◆ PROBLEM REQUIREMENTS:
From the entries, copy out every line in which the word "occupied" is found.

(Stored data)
━━━━━━━━━━

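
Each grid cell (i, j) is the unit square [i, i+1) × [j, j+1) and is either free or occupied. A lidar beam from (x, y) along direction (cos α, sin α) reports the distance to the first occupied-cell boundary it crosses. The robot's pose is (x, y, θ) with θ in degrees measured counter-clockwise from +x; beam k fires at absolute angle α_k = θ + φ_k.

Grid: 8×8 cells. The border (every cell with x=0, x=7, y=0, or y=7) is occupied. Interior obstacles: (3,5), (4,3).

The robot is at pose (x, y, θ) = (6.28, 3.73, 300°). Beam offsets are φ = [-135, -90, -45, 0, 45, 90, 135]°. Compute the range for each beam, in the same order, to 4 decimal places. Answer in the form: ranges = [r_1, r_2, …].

beam 1: φ=-135°, α=165°
  direction (-0.9659, 0.2588); cell (6,3); t to first gridline: x 0.2899, y 1.0432 (then +1.0353 / +3.8637)
    (5,3) via x @ 0.2899
    (5,4) via y @ 1.0432
    (4,4) via x @ 1.3252
    (3,4) via x @ 2.3604
    (2,4) via x @ 3.3957
    (1,4) via x @ 4.4310
    (1,5) via y @ 4.9069
    (0,5) via x @ 5.4663  # hit
  → r_1 = 5.4663
beam 2: φ=-90°, α=210°
  direction (-0.8660, -0.5000); cell (6,3); t to first gridline: x 0.3233, y 1.4600 (then +1.1547 / +2.0000)
    (5,3) via x @ 0.3233
    (5,2) via y @ 1.4600
    (4,2) via x @ 1.4780
    (3,2) via x @ 2.6327
    (3,1) via y @ 3.4600
    (2,1) via x @ 3.7874
    (1,1) via x @ 4.9421
    (1,0) via y @ 5.4600  # hit
  → r_2 = 5.4600
beam 3: φ=-45°, α=255°
  direction (-0.2588, -0.9659); cell (6,3); t to first gridline: x 1.0818, y 0.7558 (then +3.8637 / +1.0353)
    (6,2) via y @ 0.7558
    (5,2) via x @ 1.0818
    (5,1) via y @ 1.7910
    (5,0) via y @ 2.8263  # hit
  → r_3 = 2.8263
beam 4: φ=0°, α=300°
  direction (0.5000, -0.8660); cell (6,3); t to first gridline: x 1.4400, y 0.8429 (then +2.0000 / +1.1547)
    (6,2) via y @ 0.8429
    (7,2) via x @ 1.4400  # hit
  → r_4 = 1.4400
beam 5: φ=45°, α=345°
  direction (0.9659, -0.2588); cell (6,3); t to first gridline: x 0.7454, y 2.8205 (then +1.0353 / +3.8637)
    (7,3) via x @ 0.7454  # hit
  → r_5 = 0.7454
beam 6: φ=90°, α=30°
  direction (0.8660, 0.5000); cell (6,3); t to first gridline: x 0.8314, y 0.5400 (then +1.1547 / +2.0000)
    (6,4) via y @ 0.5400
    (7,4) via x @ 0.8314  # hit
  → r_6 = 0.8314
beam 7: φ=135°, α=75°
  direction (0.2588, 0.9659); cell (6,3); t to first gridline: x 2.7819, y 0.2795 (then +3.8637 / +1.0353)
    (6,4) via y @ 0.2795
    (6,5) via y @ 1.3148
    (6,6) via y @ 2.3501
    (7,6) via x @ 2.7819  # hit
  → r_7 = 2.7819

ranges = [5.4663, 5.4600, 2.8263, 1.4400, 0.7454, 0.8314, 2.7819]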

━━━━━━━━━━

◆ REPLY:
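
Each grid cell (i, j) is the unit square [i, i+1) × [j, j+1) and is either free or occupied. A lidar beam from (x, y) along direction (cos α, sin α) reports the distance to the first occupied-cell boundary it crosses. The robot's pose is (x, y, θ) with θ in degrees measured counter-clockwise from +x; beam k fires at absolute angle α_k = θ + φ_k.
Grid: 8×8 cells. The border (every cell with x=0, x=7, y=0, or y=7) is occupied. Interior obstacles: (3,5), (4,3).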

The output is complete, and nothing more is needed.